Dataset entries
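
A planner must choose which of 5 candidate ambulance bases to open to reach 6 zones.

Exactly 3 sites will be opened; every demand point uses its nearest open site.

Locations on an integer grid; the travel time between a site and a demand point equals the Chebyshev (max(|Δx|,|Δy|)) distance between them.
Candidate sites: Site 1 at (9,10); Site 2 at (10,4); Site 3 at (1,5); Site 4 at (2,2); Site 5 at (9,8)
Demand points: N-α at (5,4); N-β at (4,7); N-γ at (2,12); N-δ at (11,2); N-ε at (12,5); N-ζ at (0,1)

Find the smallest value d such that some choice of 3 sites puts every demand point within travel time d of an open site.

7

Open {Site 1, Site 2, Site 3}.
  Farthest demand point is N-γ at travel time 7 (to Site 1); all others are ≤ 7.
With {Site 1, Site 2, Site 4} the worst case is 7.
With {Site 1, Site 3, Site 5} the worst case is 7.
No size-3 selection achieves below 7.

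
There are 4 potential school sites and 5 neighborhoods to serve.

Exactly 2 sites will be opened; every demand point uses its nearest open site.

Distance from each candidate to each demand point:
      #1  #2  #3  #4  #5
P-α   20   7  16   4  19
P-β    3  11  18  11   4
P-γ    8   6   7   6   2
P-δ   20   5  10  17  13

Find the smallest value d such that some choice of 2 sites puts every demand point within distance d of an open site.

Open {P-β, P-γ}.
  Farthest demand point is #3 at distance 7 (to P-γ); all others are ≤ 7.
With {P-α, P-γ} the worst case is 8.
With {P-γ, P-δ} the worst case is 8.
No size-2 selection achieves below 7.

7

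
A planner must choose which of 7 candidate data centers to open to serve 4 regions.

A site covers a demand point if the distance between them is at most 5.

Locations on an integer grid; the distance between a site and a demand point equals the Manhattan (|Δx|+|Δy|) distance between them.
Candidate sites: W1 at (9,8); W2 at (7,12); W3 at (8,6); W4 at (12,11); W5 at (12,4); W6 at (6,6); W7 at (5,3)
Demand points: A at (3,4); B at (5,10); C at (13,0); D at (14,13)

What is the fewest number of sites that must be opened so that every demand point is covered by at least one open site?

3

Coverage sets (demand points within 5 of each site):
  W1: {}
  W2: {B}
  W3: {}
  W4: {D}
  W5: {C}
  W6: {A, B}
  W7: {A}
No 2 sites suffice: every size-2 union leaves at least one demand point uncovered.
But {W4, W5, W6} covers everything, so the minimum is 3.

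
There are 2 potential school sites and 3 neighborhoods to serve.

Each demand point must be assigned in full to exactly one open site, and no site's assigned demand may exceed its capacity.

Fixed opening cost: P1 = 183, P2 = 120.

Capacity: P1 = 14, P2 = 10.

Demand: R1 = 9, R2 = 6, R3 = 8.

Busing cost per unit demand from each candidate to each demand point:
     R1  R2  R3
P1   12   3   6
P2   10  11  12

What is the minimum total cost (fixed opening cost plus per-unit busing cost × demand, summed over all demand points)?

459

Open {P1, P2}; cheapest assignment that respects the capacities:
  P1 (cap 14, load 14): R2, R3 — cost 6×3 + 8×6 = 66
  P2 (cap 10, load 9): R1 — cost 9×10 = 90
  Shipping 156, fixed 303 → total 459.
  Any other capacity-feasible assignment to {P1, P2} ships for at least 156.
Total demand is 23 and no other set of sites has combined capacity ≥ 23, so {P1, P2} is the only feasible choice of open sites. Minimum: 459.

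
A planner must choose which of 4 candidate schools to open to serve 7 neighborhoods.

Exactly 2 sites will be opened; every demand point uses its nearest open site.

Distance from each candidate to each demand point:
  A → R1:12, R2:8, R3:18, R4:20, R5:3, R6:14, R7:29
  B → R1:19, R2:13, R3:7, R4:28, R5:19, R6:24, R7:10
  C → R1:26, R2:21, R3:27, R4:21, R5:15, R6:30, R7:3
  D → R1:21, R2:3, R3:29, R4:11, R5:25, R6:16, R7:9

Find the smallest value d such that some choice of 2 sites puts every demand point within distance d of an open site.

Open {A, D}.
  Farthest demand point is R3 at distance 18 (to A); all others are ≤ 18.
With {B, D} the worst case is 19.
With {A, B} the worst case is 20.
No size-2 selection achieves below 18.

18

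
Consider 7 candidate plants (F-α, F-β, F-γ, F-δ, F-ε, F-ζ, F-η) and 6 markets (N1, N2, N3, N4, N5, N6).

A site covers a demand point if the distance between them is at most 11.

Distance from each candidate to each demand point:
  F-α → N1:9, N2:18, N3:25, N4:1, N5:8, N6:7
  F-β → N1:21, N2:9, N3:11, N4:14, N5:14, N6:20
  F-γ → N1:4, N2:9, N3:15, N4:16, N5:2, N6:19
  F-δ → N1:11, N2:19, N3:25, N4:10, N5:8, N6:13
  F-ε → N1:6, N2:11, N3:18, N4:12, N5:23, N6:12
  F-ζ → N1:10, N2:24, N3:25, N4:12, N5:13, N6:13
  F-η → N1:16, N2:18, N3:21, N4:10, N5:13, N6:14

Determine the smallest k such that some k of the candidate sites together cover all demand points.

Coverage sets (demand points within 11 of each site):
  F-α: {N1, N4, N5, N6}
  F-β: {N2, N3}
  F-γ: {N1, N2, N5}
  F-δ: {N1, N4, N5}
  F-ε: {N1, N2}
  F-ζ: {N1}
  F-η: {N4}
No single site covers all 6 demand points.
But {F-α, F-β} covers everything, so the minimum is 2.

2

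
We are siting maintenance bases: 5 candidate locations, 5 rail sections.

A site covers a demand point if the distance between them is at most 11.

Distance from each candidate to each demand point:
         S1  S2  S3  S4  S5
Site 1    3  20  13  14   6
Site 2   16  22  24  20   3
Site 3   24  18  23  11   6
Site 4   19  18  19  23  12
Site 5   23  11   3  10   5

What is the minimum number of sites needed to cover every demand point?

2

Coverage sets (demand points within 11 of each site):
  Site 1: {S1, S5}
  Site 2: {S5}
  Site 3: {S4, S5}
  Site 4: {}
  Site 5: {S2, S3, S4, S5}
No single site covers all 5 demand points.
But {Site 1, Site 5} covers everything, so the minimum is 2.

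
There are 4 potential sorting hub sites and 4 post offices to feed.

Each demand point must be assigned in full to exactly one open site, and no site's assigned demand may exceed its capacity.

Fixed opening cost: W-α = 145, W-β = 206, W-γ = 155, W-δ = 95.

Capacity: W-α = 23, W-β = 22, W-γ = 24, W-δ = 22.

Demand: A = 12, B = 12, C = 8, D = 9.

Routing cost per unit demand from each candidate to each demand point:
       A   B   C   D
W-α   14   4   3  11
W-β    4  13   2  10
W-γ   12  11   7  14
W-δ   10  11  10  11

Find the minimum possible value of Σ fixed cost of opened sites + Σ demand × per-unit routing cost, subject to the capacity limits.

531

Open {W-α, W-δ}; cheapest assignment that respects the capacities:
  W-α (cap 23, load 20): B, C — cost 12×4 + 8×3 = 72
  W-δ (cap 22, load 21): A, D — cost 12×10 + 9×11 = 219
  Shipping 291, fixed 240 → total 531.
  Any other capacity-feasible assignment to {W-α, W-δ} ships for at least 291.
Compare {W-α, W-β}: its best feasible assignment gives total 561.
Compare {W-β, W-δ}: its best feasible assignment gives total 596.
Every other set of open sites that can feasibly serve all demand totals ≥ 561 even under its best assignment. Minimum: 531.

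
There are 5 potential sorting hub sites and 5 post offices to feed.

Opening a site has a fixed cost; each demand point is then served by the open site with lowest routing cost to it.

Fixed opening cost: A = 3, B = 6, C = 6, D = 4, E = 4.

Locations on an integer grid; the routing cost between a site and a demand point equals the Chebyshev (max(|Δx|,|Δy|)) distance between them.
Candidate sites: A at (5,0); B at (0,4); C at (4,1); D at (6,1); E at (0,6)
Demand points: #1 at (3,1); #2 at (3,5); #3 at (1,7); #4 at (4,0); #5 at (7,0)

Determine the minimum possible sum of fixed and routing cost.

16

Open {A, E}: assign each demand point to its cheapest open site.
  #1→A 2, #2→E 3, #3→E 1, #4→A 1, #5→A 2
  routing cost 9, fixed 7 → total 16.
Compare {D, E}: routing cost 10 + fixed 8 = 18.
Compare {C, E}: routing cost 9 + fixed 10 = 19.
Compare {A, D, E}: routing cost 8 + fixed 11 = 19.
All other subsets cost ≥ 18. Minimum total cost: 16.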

Exercise aim
Give back, word for word, only the lines above from the line holding "Fixed opening cost: W-α" to the line holding "Demand points: #1", both included.

Result for this task
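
Fixed opening cost: W-α = 145, W-β = 206, W-γ = 155, W-δ = 95.

Capacity: W-α = 23, W-β = 22, W-γ = 24, W-δ = 22.

Demand: A = 12, B = 12, C = 8, D = 9.

Routing cost per unit demand from each candidate to each demand point:
       A   B   C   D
W-α   14   4   3  11
W-β    4  13   2  10
W-γ   12  11   7  14
W-δ   10  11  10  11

Find the minimum possible value of Σ fixed cost of opened sites + Σ demand × per-unit routing cost, subject to the capacity limits.

531

Open {W-α, W-δ}; cheapest assignment that respects the capacities:
  W-α (cap 23, load 20): B, C — cost 12×4 + 8×3 = 72
  W-δ (cap 22, load 21): A, D — cost 12×10 + 9×11 = 219
  Shipping 291, fixed 240 → total 531.
  Any other capacity-feasible assignment to {W-α, W-δ} ships for at least 291.
Compare {W-α, W-β}: its best feasible assignment gives total 561.
Compare {W-β, W-δ}: its best feasible assignment gives total 596.
Every other set of open sites that can feasibly serve all demand totals ≥ 561 even under its best assignment. Minimum: 531.

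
There are 5 potential sorting hub sites and 5 post offices to feed.

Opening a site has a fixed cost; each demand point is then served by the open site with lowest routing cost to it.

Fixed opening cost: A = 3, B = 6, C = 6, D = 4, E = 4.

Locations on an integer grid; the routing cost between a site and a demand point equals the Chebyshev (max(|Δx|,|Δy|)) distance between them.
Candidate sites: A at (5,0); B at (0,4); C at (4,1); D at (6,1); E at (0,6)
Demand points: #1 at (3,1); #2 at (3,5); #3 at (1,7); #4 at (4,0); #5 at (7,0)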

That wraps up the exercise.